▸ Task description: Nothing should differ. Repeat every record as written.

Saved data entries:
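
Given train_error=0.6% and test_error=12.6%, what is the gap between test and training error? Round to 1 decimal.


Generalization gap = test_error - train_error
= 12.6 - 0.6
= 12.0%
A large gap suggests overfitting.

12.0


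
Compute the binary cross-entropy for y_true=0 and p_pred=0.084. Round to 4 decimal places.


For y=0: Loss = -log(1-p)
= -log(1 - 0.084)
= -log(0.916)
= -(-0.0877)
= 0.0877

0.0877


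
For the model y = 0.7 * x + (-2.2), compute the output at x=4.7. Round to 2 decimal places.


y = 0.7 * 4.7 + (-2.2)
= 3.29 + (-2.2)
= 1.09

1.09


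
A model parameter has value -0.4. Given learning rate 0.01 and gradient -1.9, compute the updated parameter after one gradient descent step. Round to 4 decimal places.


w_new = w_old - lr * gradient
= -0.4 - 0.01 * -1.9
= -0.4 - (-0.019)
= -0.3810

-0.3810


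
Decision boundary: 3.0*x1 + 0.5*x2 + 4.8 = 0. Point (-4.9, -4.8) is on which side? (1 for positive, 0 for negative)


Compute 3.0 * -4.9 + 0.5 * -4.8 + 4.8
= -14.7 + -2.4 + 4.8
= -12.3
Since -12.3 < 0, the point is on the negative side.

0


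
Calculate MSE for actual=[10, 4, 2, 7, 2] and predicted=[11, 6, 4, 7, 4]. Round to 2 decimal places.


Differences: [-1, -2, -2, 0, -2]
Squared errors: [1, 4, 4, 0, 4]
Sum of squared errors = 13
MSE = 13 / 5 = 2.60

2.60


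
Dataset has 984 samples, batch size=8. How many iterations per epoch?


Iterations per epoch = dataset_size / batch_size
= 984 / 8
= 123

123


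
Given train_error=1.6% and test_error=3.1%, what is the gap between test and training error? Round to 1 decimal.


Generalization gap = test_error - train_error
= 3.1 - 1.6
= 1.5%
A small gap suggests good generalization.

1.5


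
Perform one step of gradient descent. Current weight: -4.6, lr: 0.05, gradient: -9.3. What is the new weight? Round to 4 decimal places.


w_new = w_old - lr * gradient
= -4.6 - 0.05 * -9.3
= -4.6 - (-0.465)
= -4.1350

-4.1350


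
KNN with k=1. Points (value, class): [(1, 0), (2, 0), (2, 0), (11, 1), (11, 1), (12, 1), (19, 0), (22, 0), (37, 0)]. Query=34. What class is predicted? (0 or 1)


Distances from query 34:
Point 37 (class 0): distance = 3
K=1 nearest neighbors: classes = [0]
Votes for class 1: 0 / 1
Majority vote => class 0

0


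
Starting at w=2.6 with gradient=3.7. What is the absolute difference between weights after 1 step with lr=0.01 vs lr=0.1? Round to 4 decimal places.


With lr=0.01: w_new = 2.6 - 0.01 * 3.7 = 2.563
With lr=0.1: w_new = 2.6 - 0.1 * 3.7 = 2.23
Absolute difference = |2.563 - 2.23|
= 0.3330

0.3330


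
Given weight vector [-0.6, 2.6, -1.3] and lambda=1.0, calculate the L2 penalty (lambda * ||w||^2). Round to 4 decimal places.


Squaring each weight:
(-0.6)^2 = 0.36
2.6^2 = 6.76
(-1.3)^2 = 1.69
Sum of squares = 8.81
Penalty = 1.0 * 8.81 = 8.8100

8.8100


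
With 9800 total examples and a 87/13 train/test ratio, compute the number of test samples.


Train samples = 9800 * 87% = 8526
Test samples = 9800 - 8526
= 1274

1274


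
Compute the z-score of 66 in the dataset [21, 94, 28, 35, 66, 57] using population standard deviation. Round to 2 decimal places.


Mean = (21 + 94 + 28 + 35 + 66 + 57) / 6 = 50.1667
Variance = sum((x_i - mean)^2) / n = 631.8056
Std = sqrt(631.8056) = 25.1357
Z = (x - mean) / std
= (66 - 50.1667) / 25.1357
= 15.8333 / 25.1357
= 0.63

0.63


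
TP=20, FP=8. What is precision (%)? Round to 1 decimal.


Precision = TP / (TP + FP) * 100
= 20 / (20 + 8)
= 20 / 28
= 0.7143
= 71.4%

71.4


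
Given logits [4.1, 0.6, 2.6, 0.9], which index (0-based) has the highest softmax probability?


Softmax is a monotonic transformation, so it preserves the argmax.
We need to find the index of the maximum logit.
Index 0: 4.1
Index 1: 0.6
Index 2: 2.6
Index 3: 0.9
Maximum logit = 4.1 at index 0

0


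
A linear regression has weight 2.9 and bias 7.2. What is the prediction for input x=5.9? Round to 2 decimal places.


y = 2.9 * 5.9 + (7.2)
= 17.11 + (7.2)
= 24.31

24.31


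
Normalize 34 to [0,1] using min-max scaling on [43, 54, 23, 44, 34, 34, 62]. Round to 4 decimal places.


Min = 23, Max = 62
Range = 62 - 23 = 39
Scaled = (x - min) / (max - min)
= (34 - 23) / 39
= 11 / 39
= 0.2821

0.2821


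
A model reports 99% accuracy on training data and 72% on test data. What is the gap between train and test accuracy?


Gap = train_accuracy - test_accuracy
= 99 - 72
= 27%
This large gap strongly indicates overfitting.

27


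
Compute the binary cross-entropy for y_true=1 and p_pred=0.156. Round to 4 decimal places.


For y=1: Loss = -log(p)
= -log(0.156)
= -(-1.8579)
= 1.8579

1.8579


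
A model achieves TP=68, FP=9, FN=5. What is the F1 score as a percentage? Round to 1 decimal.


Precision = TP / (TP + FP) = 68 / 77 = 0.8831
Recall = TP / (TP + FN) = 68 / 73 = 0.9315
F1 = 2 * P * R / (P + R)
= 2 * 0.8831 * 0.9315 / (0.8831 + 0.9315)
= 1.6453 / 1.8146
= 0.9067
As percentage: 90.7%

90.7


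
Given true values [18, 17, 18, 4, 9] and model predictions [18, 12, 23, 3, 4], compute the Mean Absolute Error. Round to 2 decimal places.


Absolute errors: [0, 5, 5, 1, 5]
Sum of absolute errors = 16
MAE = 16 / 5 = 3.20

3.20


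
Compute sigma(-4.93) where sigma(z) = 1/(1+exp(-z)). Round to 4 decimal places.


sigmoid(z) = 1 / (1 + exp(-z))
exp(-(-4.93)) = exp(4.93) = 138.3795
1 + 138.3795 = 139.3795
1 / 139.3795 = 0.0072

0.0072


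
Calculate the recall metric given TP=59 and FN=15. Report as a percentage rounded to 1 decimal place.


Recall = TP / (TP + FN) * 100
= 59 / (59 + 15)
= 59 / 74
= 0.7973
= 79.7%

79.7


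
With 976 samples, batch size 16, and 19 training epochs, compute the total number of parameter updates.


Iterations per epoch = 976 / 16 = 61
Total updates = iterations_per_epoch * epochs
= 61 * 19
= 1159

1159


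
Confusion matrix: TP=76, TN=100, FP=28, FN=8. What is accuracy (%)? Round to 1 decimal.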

▸ The answer:
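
Given train_error=0.6% and test_error=12.6%, what is the gap between test and training error? Round to 1 decimal.


Generalization gap = test_error - train_error
= 12.6 - 0.6
= 12.0%
A large gap suggests overfitting.

12.0


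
Compute the binary cross-entropy for y_true=0 and p_pred=0.084. Round to 4 decimal places.


For y=0: Loss = -log(1-p)
= -log(1 - 0.084)
= -log(0.916)
= -(-0.0877)
= 0.0877

0.0877


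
For the model y = 0.7 * x + (-2.2), compute the output at x=4.7. Round to 2 decimal places.


y = 0.7 * 4.7 + (-2.2)
= 3.29 + (-2.2)
= 1.09

1.09


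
A model parameter has value -0.4. Given learning rate 0.01 and gradient -1.9, compute the updated parameter after one gradient descent step. Round to 4 decimal places.


w_new = w_old - lr * gradient
= -0.4 - 0.01 * -1.9
= -0.4 - (-0.019)
= -0.3810

-0.3810


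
Decision boundary: 3.0*x1 + 0.5*x2 + 4.8 = 0. Point (-4.9, -4.8) is on which side? (1 for positive, 0 for negative)


Compute 3.0 * -4.9 + 0.5 * -4.8 + 4.8
= -14.7 + -2.4 + 4.8
= -12.3
Since -12.3 < 0, the point is on the negative side.

0


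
Calculate MSE for actual=[10, 4, 2, 7, 2] and predicted=[11, 6, 4, 7, 4]. Round to 2 decimal places.


Differences: [-1, -2, -2, 0, -2]
Squared errors: [1, 4, 4, 0, 4]
Sum of squared errors = 13
MSE = 13 / 5 = 2.60

2.60


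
Dataset has 984 samples, batch size=8. How many iterations per epoch?


Iterations per epoch = dataset_size / batch_size
= 984 / 8
= 123

123


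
Given train_error=1.6% and test_error=3.1%, what is the gap between test and training error? Round to 1 decimal.


Generalization gap = test_error - train_error
= 3.1 - 1.6
= 1.5%
A small gap suggests good generalization.

1.5


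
Perform one step of gradient descent. Current weight: -4.6, lr: 0.05, gradient: -9.3. What is the new weight? Round to 4 decimal places.


w_new = w_old - lr * gradient
= -4.6 - 0.05 * -9.3
= -4.6 - (-0.465)
= -4.1350

-4.1350


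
KNN with k=1. Points (value, class): [(1, 0), (2, 0), (2, 0), (11, 1), (11, 1), (12, 1), (19, 0), (22, 0), (37, 0)]. Query=34. What class is predicted? (0 or 1)


Distances from query 34:
Point 37 (class 0): distance = 3
K=1 nearest neighbors: classes = [0]
Votes for class 1: 0 / 1
Majority vote => class 0

0


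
Starting at w=2.6 with gradient=3.7. What is the absolute difference between weights after 1 step with lr=0.01 vs lr=0.1? Round to 4 decimal places.


With lr=0.01: w_new = 2.6 - 0.01 * 3.7 = 2.563
With lr=0.1: w_new = 2.6 - 0.1 * 3.7 = 2.23
Absolute difference = |2.563 - 2.23|
= 0.3330

0.3330


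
Given weight vector [-0.6, 2.6, -1.3] and lambda=1.0, calculate the L2 penalty (lambda * ||w||^2). Round to 4 decimal places.


Squaring each weight:
(-0.6)^2 = 0.36
2.6^2 = 6.76
(-1.3)^2 = 1.69
Sum of squares = 8.81
Penalty = 1.0 * 8.81 = 8.8100

8.8100


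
With 9800 total examples and a 87/13 train/test ratio, compute the number of test samples.


Train samples = 9800 * 87% = 8526
Test samples = 9800 - 8526
= 1274

1274


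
Compute the z-score of 66 in the dataset [21, 94, 28, 35, 66, 57] using population standard deviation. Round to 2 decimal places.


Mean = (21 + 94 + 28 + 35 + 66 + 57) / 6 = 50.1667
Variance = sum((x_i - mean)^2) / n = 631.8056
Std = sqrt(631.8056) = 25.1357
Z = (x - mean) / std
= (66 - 50.1667) / 25.1357
= 15.8333 / 25.1357
= 0.63

0.63


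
TP=20, FP=8. What is precision (%)? Round to 1 decimal.


Precision = TP / (TP + FP) * 100
= 20 / (20 + 8)
= 20 / 28
= 0.7143
= 71.4%

71.4


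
Given logits [4.1, 0.6, 2.6, 0.9], which index (0-based) has the highest softmax probability?


Softmax is a monotonic transformation, so it preserves the argmax.
We need to find the index of the maximum logit.
Index 0: 4.1
Index 1: 0.6
Index 2: 2.6
Index 3: 0.9
Maximum logit = 4.1 at index 0

0


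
A linear regression has weight 2.9 and bias 7.2. What is the prediction for input x=5.9? Round to 2 decimal places.


y = 2.9 * 5.9 + (7.2)
= 17.11 + (7.2)
= 24.31

24.31


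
Normalize 34 to [0,1] using min-max scaling on [43, 54, 23, 44, 34, 34, 62]. Round to 4 decimal places.


Min = 23, Max = 62
Range = 62 - 23 = 39
Scaled = (x - min) / (max - min)
= (34 - 23) / 39
= 11 / 39
= 0.2821

0.2821


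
A model reports 99% accuracy on training data and 72% on test data. What is the gap between train and test accuracy?


Gap = train_accuracy - test_accuracy
= 99 - 72
= 27%
This large gap strongly indicates overfitting.

27


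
Compute the binary cross-entropy for y_true=1 and p_pred=0.156. Round to 4 decimal places.


For y=1: Loss = -log(p)
= -log(0.156)
= -(-1.8579)
= 1.8579

1.8579


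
A model achieves TP=68, FP=9, FN=5. What is the F1 score as a percentage? Round to 1 decimal.


Precision = TP / (TP + FP) = 68 / 77 = 0.8831
Recall = TP / (TP + FN) = 68 / 73 = 0.9315
F1 = 2 * P * R / (P + R)
= 2 * 0.8831 * 0.9315 / (0.8831 + 0.9315)
= 1.6453 / 1.8146
= 0.9067
As percentage: 90.7%

90.7


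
Given true values [18, 17, 18, 4, 9] and model predictions [18, 12, 23, 3, 4], compute the Mean Absolute Error. Round to 2 decimal places.


Absolute errors: [0, 5, 5, 1, 5]
Sum of absolute errors = 16
MAE = 16 / 5 = 3.20

3.20


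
Compute sigma(-4.93) where sigma(z) = 1/(1+exp(-z)). Round to 4 decimal places.


sigmoid(z) = 1 / (1 + exp(-z))
exp(-(-4.93)) = exp(4.93) = 138.3795
1 + 138.3795 = 139.3795
1 / 139.3795 = 0.0072

0.0072


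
Calculate the recall metric given TP=59 and FN=15. Report as a percentage rounded to 1 decimal place.


Recall = TP / (TP + FN) * 100
= 59 / (59 + 15)
= 59 / 74
= 0.7973
= 79.7%

79.7


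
With 976 samples, batch size 16, and 19 training epochs, compute the total number of parameter updates.


Iterations per epoch = 976 / 16 = 61
Total updates = iterations_per_epoch * epochs
= 61 * 19
= 1159

1159


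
Confusion matrix: TP=76, TN=100, FP=28, FN=8. What is accuracy (%)? Round to 1 decimal.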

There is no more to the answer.